-------- Given records

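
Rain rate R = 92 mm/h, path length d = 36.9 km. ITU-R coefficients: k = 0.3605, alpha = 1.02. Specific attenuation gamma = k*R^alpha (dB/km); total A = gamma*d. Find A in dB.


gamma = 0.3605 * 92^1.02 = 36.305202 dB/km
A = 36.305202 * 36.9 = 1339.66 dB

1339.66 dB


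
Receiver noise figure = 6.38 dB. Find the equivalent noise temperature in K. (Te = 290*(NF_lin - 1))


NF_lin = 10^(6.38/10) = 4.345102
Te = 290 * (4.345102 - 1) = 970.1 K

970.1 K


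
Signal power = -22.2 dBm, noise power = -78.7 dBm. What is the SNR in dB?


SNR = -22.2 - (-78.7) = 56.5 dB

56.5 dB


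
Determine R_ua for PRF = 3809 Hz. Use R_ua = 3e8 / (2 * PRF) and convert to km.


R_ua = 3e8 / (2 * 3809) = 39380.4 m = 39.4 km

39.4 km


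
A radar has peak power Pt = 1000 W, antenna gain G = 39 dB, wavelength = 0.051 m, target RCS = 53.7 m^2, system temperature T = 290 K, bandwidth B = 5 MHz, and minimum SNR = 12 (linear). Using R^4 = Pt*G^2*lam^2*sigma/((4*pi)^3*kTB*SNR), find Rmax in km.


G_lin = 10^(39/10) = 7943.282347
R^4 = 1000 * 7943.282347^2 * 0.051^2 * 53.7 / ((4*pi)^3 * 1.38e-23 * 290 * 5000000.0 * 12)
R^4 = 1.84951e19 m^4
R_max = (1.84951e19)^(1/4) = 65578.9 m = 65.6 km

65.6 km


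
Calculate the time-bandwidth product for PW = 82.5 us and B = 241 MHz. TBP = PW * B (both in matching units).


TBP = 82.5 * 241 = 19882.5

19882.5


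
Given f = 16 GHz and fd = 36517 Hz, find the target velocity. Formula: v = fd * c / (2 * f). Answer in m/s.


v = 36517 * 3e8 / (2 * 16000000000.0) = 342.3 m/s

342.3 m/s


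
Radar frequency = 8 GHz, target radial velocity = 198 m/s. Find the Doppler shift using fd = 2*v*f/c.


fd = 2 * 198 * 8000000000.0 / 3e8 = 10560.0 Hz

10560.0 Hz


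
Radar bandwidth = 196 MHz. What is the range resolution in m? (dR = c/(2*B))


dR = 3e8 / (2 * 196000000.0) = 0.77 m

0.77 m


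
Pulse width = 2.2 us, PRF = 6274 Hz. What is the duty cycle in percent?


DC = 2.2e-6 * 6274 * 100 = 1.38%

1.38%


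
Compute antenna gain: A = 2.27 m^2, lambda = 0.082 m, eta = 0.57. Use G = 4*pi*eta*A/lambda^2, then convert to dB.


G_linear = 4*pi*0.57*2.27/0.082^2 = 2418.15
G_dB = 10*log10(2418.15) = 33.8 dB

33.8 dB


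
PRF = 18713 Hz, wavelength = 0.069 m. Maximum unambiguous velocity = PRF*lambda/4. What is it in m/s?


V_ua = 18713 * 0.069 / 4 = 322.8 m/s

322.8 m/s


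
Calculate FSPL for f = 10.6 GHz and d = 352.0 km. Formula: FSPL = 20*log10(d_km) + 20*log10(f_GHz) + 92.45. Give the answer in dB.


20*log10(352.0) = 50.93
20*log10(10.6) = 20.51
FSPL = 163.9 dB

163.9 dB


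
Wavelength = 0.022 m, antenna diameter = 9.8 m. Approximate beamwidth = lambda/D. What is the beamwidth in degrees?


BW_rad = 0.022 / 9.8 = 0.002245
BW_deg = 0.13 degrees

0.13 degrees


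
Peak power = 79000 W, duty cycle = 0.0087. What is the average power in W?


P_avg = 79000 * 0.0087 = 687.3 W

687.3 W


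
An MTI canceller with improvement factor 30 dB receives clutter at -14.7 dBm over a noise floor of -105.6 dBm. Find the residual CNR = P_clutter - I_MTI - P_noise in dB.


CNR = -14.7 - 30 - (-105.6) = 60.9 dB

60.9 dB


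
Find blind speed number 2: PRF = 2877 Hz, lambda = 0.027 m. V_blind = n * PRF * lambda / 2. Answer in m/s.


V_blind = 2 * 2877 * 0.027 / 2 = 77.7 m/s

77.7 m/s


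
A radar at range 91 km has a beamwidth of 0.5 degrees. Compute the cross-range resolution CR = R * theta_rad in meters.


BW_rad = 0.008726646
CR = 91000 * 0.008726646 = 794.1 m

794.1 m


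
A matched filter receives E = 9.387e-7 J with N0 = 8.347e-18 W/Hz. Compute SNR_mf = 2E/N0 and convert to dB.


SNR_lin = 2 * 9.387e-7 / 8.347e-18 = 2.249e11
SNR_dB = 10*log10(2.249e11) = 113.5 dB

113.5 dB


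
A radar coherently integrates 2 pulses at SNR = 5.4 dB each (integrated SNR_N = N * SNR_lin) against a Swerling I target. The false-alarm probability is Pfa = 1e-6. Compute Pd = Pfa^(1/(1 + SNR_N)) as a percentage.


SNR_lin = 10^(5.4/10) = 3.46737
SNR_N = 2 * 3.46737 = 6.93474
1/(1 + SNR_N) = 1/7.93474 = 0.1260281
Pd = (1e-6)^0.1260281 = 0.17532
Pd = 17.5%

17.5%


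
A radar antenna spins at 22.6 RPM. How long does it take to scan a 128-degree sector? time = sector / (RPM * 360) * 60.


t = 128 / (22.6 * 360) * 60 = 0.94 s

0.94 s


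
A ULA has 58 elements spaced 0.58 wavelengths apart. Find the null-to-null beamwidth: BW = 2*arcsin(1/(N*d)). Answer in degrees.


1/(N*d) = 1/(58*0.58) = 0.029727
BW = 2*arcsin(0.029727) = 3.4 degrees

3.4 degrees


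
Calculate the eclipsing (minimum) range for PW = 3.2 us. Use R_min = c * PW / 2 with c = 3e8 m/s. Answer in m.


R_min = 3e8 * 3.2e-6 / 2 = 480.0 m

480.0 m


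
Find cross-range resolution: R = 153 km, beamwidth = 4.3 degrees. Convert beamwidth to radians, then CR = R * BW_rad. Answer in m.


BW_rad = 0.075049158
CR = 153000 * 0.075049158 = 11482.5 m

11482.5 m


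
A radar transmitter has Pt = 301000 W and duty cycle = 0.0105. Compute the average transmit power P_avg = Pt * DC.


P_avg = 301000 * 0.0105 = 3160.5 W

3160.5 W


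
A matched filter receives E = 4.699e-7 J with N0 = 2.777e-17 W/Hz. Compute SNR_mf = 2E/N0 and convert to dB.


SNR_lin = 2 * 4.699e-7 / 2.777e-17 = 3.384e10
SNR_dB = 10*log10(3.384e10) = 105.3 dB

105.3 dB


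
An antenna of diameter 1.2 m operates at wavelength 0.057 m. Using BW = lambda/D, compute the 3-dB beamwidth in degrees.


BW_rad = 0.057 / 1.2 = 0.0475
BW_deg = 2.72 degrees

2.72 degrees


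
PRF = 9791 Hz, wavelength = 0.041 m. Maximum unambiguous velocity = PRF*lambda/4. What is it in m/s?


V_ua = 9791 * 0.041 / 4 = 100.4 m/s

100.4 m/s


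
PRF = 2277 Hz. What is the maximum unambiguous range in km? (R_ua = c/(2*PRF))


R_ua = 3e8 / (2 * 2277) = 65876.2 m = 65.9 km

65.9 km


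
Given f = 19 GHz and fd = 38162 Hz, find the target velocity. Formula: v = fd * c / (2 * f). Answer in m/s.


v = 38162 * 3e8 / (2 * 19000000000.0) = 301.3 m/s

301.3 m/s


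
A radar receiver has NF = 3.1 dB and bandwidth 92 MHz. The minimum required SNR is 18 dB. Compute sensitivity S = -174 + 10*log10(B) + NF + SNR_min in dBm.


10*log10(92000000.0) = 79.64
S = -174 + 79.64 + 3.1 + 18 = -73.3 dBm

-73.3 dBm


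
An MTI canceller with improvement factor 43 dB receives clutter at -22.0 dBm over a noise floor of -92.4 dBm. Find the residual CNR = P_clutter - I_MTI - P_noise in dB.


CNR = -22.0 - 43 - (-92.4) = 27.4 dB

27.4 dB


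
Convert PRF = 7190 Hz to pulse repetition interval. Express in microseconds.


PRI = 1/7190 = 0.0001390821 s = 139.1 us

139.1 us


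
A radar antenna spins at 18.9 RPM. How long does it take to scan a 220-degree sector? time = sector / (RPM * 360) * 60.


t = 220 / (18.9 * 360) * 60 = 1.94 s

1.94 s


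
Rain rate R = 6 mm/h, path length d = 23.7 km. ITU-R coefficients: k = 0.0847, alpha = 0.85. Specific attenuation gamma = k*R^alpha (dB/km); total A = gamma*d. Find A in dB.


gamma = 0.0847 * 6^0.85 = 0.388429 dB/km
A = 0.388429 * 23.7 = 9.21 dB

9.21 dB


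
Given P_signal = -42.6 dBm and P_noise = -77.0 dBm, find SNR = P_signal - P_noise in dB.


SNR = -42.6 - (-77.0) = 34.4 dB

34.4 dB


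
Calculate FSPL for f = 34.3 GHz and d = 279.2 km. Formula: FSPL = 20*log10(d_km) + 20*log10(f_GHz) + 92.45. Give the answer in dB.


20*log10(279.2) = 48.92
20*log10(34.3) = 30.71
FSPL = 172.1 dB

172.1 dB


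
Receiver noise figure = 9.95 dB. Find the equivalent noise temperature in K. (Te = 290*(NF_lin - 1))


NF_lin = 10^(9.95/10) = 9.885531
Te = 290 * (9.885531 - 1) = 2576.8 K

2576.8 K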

----------------

Action item: Lines from the one containing "Calculate FSPL for f = 34.3" through the last line of the data above are the only output wanted; restate them exactly.

Answer section:
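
Calculate FSPL for f = 34.3 GHz and d = 279.2 km. Formula: FSPL = 20*log10(d_km) + 20*log10(f_GHz) + 92.45. Give the answer in dB.


20*log10(279.2) = 48.92
20*log10(34.3) = 30.71
FSPL = 172.1 dB

172.1 dB


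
Receiver noise figure = 9.95 dB. Find the equivalent noise temperature in K. (Te = 290*(NF_lin - 1))


NF_lin = 10^(9.95/10) = 9.885531
Te = 290 * (9.885531 - 1) = 2576.8 K

2576.8 K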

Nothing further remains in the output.